→ Data under study:
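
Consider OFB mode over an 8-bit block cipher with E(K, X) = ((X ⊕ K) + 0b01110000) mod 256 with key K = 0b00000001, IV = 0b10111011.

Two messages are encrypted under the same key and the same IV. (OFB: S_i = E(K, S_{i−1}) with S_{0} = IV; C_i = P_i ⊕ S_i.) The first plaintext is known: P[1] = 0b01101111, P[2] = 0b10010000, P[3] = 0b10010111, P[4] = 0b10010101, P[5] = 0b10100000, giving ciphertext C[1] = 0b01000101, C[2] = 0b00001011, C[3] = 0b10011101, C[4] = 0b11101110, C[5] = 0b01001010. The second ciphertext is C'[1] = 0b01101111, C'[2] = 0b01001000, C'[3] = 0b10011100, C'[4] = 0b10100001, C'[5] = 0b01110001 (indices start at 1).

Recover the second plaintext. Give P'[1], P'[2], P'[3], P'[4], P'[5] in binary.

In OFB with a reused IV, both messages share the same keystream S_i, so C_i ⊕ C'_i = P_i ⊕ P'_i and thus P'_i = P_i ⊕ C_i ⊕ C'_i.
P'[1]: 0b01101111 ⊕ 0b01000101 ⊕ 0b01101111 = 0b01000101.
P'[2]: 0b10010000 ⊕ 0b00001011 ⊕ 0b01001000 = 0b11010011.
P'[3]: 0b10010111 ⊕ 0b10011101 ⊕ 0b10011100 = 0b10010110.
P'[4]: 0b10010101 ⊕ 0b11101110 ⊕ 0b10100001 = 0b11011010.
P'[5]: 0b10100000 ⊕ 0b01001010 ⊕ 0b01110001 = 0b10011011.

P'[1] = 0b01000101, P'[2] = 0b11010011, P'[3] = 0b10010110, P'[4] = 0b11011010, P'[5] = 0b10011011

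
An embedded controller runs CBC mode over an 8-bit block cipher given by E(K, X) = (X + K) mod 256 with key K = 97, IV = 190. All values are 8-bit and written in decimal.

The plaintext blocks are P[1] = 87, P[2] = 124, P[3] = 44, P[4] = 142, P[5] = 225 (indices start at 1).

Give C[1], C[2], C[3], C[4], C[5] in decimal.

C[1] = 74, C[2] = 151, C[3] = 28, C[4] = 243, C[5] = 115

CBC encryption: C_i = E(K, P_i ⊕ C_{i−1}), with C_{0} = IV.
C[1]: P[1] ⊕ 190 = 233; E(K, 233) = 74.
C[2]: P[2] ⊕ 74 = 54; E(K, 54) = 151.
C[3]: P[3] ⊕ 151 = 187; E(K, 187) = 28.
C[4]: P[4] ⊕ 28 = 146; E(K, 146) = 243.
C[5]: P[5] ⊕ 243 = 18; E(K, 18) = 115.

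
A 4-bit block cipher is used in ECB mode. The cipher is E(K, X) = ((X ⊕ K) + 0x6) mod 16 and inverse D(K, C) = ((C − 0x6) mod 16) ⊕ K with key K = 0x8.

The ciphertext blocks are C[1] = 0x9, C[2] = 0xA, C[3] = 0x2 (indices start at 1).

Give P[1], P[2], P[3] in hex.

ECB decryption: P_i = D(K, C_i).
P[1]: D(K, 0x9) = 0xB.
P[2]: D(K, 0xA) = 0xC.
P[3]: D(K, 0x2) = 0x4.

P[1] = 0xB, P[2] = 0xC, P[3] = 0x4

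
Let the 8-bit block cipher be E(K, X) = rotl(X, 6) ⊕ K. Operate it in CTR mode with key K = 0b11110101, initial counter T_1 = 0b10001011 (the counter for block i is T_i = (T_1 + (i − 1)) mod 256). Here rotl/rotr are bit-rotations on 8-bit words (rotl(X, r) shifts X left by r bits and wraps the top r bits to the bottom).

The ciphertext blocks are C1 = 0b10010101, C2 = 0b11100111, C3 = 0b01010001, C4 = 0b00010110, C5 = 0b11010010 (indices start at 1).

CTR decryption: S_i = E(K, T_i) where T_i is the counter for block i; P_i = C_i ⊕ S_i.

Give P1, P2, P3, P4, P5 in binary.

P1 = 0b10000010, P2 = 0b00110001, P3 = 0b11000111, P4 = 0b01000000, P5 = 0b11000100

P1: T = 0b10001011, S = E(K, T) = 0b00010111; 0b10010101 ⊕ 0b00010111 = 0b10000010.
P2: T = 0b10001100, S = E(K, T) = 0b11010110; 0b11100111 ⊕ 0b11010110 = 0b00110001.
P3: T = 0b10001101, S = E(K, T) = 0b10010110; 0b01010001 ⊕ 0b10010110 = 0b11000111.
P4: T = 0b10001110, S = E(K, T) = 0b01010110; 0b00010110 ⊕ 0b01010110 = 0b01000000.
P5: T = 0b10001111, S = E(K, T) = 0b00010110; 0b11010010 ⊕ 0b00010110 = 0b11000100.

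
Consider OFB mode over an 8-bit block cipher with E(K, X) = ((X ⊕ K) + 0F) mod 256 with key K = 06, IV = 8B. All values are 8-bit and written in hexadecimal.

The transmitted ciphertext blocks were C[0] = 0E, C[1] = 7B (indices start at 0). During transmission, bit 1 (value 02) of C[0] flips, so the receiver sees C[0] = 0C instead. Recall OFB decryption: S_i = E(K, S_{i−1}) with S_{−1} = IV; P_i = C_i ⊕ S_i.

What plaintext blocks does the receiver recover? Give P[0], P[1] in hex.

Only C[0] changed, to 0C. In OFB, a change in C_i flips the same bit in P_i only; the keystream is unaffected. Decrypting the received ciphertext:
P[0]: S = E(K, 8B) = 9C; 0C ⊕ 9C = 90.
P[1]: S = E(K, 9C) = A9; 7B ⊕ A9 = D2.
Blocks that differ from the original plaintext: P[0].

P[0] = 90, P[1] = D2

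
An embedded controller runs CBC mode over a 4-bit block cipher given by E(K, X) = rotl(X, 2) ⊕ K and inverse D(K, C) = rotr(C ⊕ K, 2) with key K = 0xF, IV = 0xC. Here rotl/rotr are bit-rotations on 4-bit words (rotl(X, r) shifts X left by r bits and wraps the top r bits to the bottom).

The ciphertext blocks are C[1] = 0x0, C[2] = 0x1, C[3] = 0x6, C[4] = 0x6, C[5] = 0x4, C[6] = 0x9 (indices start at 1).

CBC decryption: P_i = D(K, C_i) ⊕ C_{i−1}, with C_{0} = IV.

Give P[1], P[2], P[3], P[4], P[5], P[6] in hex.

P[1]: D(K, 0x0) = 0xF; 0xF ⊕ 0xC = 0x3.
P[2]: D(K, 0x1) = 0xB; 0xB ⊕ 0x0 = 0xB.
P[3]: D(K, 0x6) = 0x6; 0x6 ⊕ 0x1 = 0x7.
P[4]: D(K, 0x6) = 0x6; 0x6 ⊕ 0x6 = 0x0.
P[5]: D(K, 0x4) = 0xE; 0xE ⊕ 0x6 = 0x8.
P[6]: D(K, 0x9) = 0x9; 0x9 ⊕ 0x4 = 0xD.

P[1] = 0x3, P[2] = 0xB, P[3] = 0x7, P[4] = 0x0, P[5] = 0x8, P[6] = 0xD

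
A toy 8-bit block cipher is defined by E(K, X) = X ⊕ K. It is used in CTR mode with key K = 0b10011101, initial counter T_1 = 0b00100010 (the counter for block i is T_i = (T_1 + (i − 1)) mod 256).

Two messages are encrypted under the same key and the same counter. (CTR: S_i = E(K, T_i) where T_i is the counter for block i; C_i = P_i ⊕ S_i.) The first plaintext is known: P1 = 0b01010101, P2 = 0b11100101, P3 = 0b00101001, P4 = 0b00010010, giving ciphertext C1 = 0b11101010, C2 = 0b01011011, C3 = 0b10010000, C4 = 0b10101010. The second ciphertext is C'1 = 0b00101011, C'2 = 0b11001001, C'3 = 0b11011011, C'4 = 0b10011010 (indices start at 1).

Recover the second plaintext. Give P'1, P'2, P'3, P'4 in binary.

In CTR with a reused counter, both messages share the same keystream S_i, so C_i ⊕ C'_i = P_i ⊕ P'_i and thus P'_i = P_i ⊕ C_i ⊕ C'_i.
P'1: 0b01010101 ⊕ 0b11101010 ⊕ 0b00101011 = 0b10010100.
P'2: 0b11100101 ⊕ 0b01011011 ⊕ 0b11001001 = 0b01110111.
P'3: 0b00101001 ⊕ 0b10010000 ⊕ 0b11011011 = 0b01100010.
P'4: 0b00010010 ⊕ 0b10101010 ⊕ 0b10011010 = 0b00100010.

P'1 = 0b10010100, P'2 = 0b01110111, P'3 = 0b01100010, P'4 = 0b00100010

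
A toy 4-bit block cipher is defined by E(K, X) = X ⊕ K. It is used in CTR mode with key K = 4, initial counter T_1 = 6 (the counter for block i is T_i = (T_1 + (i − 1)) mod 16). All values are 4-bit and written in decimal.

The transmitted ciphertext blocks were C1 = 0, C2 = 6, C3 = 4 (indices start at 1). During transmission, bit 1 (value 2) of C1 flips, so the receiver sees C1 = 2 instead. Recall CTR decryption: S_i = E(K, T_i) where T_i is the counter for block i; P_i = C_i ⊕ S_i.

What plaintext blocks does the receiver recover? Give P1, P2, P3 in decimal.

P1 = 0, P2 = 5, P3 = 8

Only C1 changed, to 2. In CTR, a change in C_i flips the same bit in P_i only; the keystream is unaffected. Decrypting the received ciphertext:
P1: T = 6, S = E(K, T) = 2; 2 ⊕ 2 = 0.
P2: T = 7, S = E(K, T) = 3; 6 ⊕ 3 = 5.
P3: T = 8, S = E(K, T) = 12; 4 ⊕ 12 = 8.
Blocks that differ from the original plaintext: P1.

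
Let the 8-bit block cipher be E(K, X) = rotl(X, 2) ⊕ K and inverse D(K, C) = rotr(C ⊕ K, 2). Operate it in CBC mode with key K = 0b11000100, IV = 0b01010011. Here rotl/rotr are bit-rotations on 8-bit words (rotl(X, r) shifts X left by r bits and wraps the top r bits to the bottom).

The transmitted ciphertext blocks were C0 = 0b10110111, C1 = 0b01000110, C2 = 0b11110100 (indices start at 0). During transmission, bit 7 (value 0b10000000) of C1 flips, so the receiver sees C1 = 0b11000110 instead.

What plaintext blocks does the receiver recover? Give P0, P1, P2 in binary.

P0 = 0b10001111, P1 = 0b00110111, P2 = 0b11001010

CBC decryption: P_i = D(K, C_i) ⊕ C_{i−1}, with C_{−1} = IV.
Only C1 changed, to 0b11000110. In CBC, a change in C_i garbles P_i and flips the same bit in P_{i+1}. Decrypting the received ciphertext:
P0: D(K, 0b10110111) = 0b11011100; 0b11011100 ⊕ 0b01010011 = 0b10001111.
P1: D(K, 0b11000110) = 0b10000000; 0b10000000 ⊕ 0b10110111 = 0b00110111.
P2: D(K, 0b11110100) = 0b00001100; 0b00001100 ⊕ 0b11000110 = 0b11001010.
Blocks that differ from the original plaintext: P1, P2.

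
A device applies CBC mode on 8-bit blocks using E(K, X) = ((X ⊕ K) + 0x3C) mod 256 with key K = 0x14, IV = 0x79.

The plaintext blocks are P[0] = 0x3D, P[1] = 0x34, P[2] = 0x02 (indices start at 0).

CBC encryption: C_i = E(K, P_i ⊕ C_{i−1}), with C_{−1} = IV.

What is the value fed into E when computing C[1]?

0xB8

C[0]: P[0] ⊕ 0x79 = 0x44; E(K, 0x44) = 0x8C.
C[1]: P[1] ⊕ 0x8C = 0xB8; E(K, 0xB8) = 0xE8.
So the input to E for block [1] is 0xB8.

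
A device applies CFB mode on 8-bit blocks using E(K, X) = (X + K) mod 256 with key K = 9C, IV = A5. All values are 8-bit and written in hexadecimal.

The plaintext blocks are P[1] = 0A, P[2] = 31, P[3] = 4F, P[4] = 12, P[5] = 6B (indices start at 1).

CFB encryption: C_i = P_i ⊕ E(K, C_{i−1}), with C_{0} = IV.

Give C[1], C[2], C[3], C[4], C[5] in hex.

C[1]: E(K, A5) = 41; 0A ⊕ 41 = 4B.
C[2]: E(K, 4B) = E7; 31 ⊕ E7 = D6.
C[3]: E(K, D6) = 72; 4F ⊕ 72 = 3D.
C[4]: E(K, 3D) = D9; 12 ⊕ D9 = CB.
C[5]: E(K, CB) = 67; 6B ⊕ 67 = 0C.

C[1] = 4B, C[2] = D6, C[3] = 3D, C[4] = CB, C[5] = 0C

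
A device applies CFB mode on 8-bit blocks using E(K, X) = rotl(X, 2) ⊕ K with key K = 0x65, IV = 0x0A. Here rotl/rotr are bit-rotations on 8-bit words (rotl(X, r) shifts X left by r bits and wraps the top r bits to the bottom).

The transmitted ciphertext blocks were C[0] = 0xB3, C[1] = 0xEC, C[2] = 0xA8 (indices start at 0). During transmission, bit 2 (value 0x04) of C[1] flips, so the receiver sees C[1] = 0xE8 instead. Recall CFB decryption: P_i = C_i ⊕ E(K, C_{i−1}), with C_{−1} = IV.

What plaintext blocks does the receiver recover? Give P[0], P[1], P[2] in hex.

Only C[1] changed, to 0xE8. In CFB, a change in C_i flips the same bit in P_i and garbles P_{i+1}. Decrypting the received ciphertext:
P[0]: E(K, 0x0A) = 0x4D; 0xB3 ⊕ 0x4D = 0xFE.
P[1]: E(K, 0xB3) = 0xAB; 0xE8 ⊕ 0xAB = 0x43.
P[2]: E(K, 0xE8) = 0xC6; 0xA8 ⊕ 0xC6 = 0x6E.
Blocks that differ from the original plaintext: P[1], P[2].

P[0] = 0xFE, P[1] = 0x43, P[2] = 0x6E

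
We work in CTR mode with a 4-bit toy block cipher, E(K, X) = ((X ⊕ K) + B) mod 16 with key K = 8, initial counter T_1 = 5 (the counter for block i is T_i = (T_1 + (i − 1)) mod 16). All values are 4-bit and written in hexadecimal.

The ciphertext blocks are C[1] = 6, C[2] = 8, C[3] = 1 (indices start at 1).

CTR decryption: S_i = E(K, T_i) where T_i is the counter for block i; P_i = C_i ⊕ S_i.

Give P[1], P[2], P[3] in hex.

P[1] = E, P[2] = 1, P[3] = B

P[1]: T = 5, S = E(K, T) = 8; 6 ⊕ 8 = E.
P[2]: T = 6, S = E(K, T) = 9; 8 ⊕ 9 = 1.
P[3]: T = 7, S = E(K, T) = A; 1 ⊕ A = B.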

→ Required work: Using the data above, print exactly the lines from the line that contains "A device applies CBC" through the line that contains "We work in CTR", with both included.

→ Problem solution:
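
A device applies CBC mode on 8-bit blocks using E(K, X) = ((X ⊕ K) + 0x3C) mod 256 with key K = 0x14, IV = 0x79.

The plaintext blocks are P[0] = 0x3D, P[1] = 0x34, P[2] = 0x02 (indices start at 0).

CBC encryption: C_i = E(K, P_i ⊕ C_{i−1}), with C_{−1} = IV.

What is the value fed into E when computing C[1]?

0xB8

C[0]: P[0] ⊕ 0x79 = 0x44; E(K, 0x44) = 0x8C.
C[1]: P[1] ⊕ 0x8C = 0xB8; E(K, 0xB8) = 0xE8.
So the input to E for block [1] is 0xB8.

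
A device applies CFB mode on 8-bit blocks using E(K, X) = (X + K) mod 256 with key K = 9C, IV = A5. All values are 8-bit and written in hexadecimal.

The plaintext blocks are P[1] = 0A, P[2] = 31, P[3] = 4F, P[4] = 12, P[5] = 6B (indices start at 1).

CFB encryption: C_i = P_i ⊕ E(K, C_{i−1}), with C_{0} = IV.

Give C[1], C[2], C[3], C[4], C[5] in hex.

C[1]: E(K, A5) = 41; 0A ⊕ 41 = 4B.
C[2]: E(K, 4B) = E7; 31 ⊕ E7 = D6.
C[3]: E(K, D6) = 72; 4F ⊕ 72 = 3D.
C[4]: E(K, 3D) = D9; 12 ⊕ D9 = CB.
C[5]: E(K, CB) = 67; 6B ⊕ 67 = 0C.

C[1] = 4B, C[2] = D6, C[3] = 3D, C[4] = CB, C[5] = 0C

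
A device applies CFB mode on 8-bit blocks using E(K, X) = rotl(X, 2) ⊕ K with key K = 0x65, IV = 0x0A. Here rotl/rotr are bit-rotations on 8-bit words (rotl(X, r) shifts X left by r bits and wraps the top r bits to the bottom).

The transmitted ciphertext blocks were C[0] = 0xB3, C[1] = 0xEC, C[2] = 0xA8 (indices start at 0). During transmission, bit 2 (value 0x04) of C[1] flips, so the receiver sees C[1] = 0xE8 instead. Recall CFB decryption: P_i = C_i ⊕ E(K, C_{i−1}), with C_{−1} = IV.

What plaintext blocks does the receiver recover? Give P[0], P[1], P[2] in hex.

Only C[1] changed, to 0xE8. In CFB, a change in C_i flips the same bit in P_i and garbles P_{i+1}. Decrypting the received ciphertext:
P[0]: E(K, 0x0A) = 0x4D; 0xB3 ⊕ 0x4D = 0xFE.
P[1]: E(K, 0xB3) = 0xAB; 0xE8 ⊕ 0xAB = 0x43.
P[2]: E(K, 0xE8) = 0xC6; 0xA8 ⊕ 0xC6 = 0x6E.
Blocks that differ from the original plaintext: P[1], P[2].

P[0] = 0xFE, P[1] = 0x43, P[2] = 0x6E

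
We work in CTR mode with a 4-bit toy block cipher, E(K, X) = ((X ⊕ K) + B) mod 16 with key K = 8, initial counter T_1 = 5 (the counter for block i is T_i = (T_1 + (i − 1)) mod 16). All values are 4-bit and written in hexadecimal.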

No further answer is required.